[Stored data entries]
=======
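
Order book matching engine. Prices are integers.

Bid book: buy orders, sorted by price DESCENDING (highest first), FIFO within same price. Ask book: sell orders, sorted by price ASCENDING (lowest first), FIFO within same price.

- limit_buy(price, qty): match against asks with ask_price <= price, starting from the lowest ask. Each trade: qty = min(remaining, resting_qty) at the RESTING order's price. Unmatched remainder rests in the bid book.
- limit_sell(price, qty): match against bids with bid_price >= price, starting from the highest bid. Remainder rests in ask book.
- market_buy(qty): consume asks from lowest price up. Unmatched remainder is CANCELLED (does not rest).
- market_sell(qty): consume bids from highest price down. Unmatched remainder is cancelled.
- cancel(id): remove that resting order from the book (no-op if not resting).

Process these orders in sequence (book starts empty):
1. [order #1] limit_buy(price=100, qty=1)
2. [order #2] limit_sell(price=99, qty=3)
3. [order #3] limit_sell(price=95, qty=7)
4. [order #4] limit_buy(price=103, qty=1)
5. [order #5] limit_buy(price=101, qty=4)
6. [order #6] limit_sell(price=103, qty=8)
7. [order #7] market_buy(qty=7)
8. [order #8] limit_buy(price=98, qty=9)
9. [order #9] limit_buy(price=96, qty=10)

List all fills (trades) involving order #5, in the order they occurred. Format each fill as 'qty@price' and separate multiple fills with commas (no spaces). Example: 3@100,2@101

Answer: 4@95

Derivation:
After op 1 [order #1] limit_buy(price=100, qty=1): fills=none; bids=[#1:1@100] asks=[-]
After op 2 [order #2] limit_sell(price=99, qty=3): fills=#1x#2:1@100; bids=[-] asks=[#2:2@99]
After op 3 [order #3] limit_sell(price=95, qty=7): fills=none; bids=[-] asks=[#3:7@95 #2:2@99]
After op 4 [order #4] limit_buy(price=103, qty=1): fills=#4x#3:1@95; bids=[-] asks=[#3:6@95 #2:2@99]
After op 5 [order #5] limit_buy(price=101, qty=4): fills=#5x#3:4@95; bids=[-] asks=[#3:2@95 #2:2@99]
After op 6 [order #6] limit_sell(price=103, qty=8): fills=none; bids=[-] asks=[#3:2@95 #2:2@99 #6:8@103]
After op 7 [order #7] market_buy(qty=7): fills=#7x#3:2@95 #7x#2:2@99 #7x#6:3@103; bids=[-] asks=[#6:5@103]
After op 8 [order #8] limit_buy(price=98, qty=9): fills=none; bids=[#8:9@98] asks=[#6:5@103]
After op 9 [order #9] limit_buy(price=96, qty=10): fills=none; bids=[#8:9@98 #9:10@96] asks=[#6:5@103]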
=======
EXERCISE DETAILS: Across all the records, find the lines containing the word "orders" and reproduce each one.

RESULT OF THE TASK:
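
Bid book: buy orders, sorted by price DESCENDING (highest first), FIFO within same price. Ask book: sell orders, sorted by price ASCENDING (lowest first), FIFO within same price.
Process these orders in sequence (book starts empty):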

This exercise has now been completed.